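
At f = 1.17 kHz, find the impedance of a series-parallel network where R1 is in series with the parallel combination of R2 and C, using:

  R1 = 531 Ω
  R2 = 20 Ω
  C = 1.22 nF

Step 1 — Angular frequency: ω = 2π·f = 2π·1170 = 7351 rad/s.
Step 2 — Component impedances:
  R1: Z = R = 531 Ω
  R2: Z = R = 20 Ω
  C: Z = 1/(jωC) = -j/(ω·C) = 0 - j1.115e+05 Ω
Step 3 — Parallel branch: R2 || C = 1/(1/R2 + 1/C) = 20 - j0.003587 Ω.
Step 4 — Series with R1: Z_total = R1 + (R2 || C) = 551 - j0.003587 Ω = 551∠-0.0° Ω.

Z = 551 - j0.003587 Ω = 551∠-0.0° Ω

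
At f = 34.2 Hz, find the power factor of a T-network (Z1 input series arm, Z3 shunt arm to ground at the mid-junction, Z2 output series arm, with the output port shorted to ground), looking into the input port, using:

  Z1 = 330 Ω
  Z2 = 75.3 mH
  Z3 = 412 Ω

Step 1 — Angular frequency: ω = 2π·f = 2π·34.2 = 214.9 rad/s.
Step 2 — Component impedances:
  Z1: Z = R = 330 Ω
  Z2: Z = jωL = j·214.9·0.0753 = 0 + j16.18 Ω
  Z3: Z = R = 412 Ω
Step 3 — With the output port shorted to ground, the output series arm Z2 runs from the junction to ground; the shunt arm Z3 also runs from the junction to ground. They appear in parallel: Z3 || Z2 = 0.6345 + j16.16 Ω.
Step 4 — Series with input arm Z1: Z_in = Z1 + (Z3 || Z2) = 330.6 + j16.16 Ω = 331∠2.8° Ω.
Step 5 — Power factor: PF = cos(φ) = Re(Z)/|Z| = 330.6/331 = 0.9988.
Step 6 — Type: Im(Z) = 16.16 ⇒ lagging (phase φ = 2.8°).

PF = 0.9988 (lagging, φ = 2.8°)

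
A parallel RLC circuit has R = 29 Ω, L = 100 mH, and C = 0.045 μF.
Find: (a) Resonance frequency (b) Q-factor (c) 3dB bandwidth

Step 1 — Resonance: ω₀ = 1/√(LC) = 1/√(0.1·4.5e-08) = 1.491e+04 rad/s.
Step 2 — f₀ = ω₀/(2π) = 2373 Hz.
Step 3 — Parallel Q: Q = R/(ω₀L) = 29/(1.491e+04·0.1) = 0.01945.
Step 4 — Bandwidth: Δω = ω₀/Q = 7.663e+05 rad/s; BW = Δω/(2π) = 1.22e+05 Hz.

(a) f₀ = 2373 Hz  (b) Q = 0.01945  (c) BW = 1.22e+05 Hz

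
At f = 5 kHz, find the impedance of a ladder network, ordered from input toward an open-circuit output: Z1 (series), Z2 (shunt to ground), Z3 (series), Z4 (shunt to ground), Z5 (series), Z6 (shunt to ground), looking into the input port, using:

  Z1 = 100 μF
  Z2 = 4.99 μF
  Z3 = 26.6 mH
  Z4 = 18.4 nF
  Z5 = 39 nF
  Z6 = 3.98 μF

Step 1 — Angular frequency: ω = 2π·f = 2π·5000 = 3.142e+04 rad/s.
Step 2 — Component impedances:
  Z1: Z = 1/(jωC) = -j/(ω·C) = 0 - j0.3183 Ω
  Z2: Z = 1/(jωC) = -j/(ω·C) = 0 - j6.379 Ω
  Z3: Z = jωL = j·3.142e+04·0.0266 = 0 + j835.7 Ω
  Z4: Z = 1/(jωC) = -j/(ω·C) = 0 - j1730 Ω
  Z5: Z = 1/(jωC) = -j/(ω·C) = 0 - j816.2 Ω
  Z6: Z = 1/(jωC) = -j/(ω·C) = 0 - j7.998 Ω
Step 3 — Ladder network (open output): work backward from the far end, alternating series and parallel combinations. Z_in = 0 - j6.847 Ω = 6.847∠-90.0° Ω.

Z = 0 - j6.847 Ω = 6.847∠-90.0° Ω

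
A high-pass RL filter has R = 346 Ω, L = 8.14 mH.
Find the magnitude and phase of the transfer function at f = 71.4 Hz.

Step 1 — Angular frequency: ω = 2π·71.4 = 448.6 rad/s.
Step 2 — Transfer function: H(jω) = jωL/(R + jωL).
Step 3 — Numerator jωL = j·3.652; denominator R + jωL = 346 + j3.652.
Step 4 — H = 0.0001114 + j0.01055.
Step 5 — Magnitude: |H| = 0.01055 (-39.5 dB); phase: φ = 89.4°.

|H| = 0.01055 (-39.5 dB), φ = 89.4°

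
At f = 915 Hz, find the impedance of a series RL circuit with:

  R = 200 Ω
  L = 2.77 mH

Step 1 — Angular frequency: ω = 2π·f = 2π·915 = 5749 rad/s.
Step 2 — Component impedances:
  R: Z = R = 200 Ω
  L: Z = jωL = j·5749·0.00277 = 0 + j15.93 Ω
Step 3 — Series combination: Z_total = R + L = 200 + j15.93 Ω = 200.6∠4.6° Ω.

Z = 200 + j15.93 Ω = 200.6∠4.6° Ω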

•••••

# How to complete this task
Go through the entries above and copy each line holding the string "into".

# Written solution
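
At f = 34.2 Hz, find the power factor of a T-network (Z1 input series arm, Z3 shunt arm to ground at the mid-junction, Z2 output series arm, with the output port shorted to ground), looking into the input port, using:
At f = 5 kHz, find the impedance of a ladder network, ordered from input toward an open-circuit output: Z1 (series), Z2 (shunt to ground), Z3 (series), Z4 (shunt to ground), Z5 (series), Z6 (shunt to ground), looking into the input port, using: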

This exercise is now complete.